Beginning at the line that includes "The membership degrees", print each remaining line of the data word for word. Output nothing else.

.....

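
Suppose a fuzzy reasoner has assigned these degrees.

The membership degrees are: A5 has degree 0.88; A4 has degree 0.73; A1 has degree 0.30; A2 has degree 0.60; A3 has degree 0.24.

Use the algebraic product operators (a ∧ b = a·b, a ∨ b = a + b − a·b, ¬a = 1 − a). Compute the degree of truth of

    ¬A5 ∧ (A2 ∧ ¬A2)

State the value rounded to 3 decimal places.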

.....

▸ Written response
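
The membership degrees are: A5 has degree 0.88; A4 has degree 0.73; A1 has degree 0.30; A2 has degree 0.60; A3 has degree 0.24.

Use the algebraic product operators (a ∧ b = a·b, a ∨ b = a + b − a·b, ¬a = 1 − a). Compute the degree of truth of

    ¬A5 ∧ (A2 ∧ ¬A2)

State the value rounded to 3 decimal places.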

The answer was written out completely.